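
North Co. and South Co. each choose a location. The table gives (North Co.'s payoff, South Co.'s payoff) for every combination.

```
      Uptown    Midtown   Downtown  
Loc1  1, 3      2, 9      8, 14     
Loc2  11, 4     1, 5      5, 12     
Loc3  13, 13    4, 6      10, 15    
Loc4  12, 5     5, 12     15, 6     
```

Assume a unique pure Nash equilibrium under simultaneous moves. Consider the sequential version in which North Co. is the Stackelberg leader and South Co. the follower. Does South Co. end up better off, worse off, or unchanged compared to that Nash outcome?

better off

Work backward from South Co.'s decision.
- Loc1 → South Co. plays Downtown (best of 3, 9, 14); North Co. gets 8.
- Loc2 → South Co. plays Downtown (best of 4, 5, 12); North Co. gets 5.
- Loc3 → South Co. plays Downtown (best of 13, 6, 15); North Co. gets 10.
- Loc4 → South Co. plays Midtown (best of 5, 12, 6); North Co. gets 5.
North Co.'s induced payoffs are 8, 5, 10, 5, so North Co. commits to Loc3. Subgame-perfect outcome: (Loc3, Downtown) with payoffs (10, 15).
Under simultaneous play:
North Co.'s best replies: Uptown→Loc3; Midtown→Loc4; Downtown→Loc4.
South Co.'s best replies: Loc1→Downtown; Loc2→Downtown; Loc3→Downtown; Loc4→Midtown.
The unique mutual best reply is (Loc4, Midtown), giving (5, 12).
South Co. earns 15 sequentially versus 12 at the Nash outcome: better off.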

---------------

## Try it
Output the data in full, precisely as it appears above.

## Answer to the problem
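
North Co. and South Co. each choose a location. The table gives (North Co.'s payoff, South Co.'s payoff) for every combination.

```
      Uptown    Midtown   Downtown  
Loc1  1, 3      2, 9      8, 14     
Loc2  11, 4     1, 5      5, 12     
Loc3  13, 13    4, 6      10, 15    
Loc4  12, 5     5, 12     15, 6     
```

Assume a unique pure Nash equilibrium under simultaneous moves. Consider the sequential version in which North Co. is the Stackelberg leader and South Co. the follower. Does South Co. end up better off, worse off, or unchanged compared to that Nash outcome?

better off

Work backward from South Co.'s decision.
- Loc1 → South Co. plays Downtown (best of 3, 9, 14); North Co. gets 8.
- Loc2 → South Co. plays Downtown (best of 4, 5, 12); North Co. gets 5.
- Loc3 → South Co. plays Downtown (best of 13, 6, 15); North Co. gets 10.
- Loc4 → South Co. plays Midtown (best of 5, 12, 6); North Co. gets 5.
North Co.'s induced payoffs are 8, 5, 10, 5, so North Co. commits to Loc3. Subgame-perfect outcome: (Loc3, Downtown) with payoffs (10, 15).
Under simultaneous play:
North Co.'s best replies: Uptown→Loc3; Midtown→Loc4; Downtown→Loc4.
South Co.'s best replies: Loc1→Downtown; Loc2→Downtown; Loc3→Downtown; Loc4→Midtown.
The unique mutual best reply is (Loc4, Midtown), giving (5, 12).
South Co. earns 15 sequentially versus 12 at the Nash outcome: better off.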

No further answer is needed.